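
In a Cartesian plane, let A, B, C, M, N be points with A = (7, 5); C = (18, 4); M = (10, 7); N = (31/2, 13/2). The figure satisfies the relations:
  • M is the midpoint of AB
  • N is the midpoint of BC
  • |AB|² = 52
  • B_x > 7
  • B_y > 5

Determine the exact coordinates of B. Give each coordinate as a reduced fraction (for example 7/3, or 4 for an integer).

B = (13, 9)

1. B_x = 13  [B = 2·M−A = 2·(10, 7)−(7, 5)]
2. B_y = 9  [B = 2·M−A = 2·(10, 7)−(7, 5)]
   so B = (13, 9)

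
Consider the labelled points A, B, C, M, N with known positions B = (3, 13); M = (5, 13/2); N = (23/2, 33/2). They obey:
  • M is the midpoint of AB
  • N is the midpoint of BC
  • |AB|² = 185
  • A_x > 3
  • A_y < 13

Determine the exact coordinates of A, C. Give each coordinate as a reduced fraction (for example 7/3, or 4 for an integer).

1. A_x = 7  [A = 2·M−B = 2·(5, 13/2)−(3, 13)]
2. A_y = 0  [A = 2·M−B = 2·(5, 13/2)−(3, 13)]
   so A = (7, 0)
3. C_x = 20  [C = 2·N−B = 2·(23/2, 33/2)−(3, 13)]
4. C_y = 20  [C = 2·N−B = 2·(23/2, 33/2)−(3, 13)]
   so C = (20, 20)

A = (7, 0)
C = (20, 20)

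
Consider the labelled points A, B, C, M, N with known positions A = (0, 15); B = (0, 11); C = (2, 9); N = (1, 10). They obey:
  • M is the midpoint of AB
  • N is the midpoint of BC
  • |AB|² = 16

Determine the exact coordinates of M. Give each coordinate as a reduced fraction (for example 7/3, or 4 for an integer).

M = (0, 13)

1. M_x = 0  [2·M = A+B = (0, 15)+(0, 11)]
2. M_y = 13  [2·M = A+B = (0, 15)+(0, 11)]
   so M = (0, 13)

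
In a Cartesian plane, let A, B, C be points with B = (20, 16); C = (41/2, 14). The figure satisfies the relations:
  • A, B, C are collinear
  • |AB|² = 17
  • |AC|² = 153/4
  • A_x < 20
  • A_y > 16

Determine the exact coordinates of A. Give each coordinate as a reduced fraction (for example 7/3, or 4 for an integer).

A = (19, 20)

1. A_x = 19  [[A, B, C are collinear ⇒ 2x+1/2y-48=0] ∩ [|A−(20, 16)|²=17]]
2. A_y = 20  [[A, B, C are collinear ⇒ 2x+1/2y-48=0] ∩ [|A−(20, 16)|²=17]]
   so A = (19, 20)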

++++++++

* [The task]: Set down the entire listing above again, word for word.

* [Output for this exercise]:
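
In a Cartesian plane, let A, B, C, M, N be points with A = (7, 5); C = (18, 4); M = (10, 7); N = (31/2, 13/2). The figure satisfies the relations:
  • M is the midpoint of AB
  • N is the midpoint of BC
  • |AB|² = 52
  • B_x > 7
  • B_y > 5

Determine the exact coordinates of B. Give each coordinate as a reduced fraction (for example 7/3, or 4 for an integer).

B = (13, 9)

1. B_x = 13  [B = 2·M−A = 2·(10, 7)−(7, 5)]
2. B_y = 9  [B = 2·M−A = 2·(10, 7)−(7, 5)]
   so B = (13, 9)

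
Consider the labelled points A, B, C, M, N with known positions B = (3, 13); M = (5, 13/2); N = (23/2, 33/2). They obey:
  • M is the midpoint of AB
  • N is the midpoint of BC
  • |AB|² = 185
  • A_x > 3
  • A_y < 13

Determine the exact coordinates of A, C. Give each coordinate as a reduced fraction (for example 7/3, or 4 for an integer).

1. A_x = 7  [A = 2·M−B = 2·(5, 13/2)−(3, 13)]
2. A_y = 0  [A = 2·M−B = 2·(5, 13/2)−(3, 13)]
   so A = (7, 0)
3. C_x = 20  [C = 2·N−B = 2·(23/2, 33/2)−(3, 13)]
4. C_y = 20  [C = 2·N−B = 2·(23/2, 33/2)−(3, 13)]
   so C = (20, 20)

A = (7, 0)
C = (20, 20)

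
Consider the labelled points A, B, C, M, N with known positions A = (0, 15); B = (0, 11); C = (2, 9); N = (1, 10). They obey:
  • M is the midpoint of AB
  • N is the midpoint of BC
  • |AB|² = 16

Determine the exact coordinates of M. Give each coordinate as a reduced fraction (for example 7/3, or 4 for an integer).

M = (0, 13)

1. M_x = 0  [2·M = A+B = (0, 15)+(0, 11)]
2. M_y = 13  [2·M = A+B = (0, 15)+(0, 11)]
   so M = (0, 13)

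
In a Cartesian plane, let A, B, C be points with B = (20, 16); C = (41/2, 14). The figure satisfies the relations:
  • A, B, C are collinear
  • |AB|² = 17
  • |AC|² = 153/4
  • A_x < 20
  • A_y > 16

Determine the exact coordinates of A. Give each coordinate as a reduced fraction (for example 7/3, or 4 for an integer).

A = (19, 20)

1. A_x = 19  [[A, B, C are collinear ⇒ 2x+1/2y-48=0] ∩ [|A−(20, 16)|²=17]]
2. A_y = 20  [[A, B, C are collinear ⇒ 2x+1/2y-48=0] ∩ [|A−(20, 16)|²=17]]
   so A = (19, 20)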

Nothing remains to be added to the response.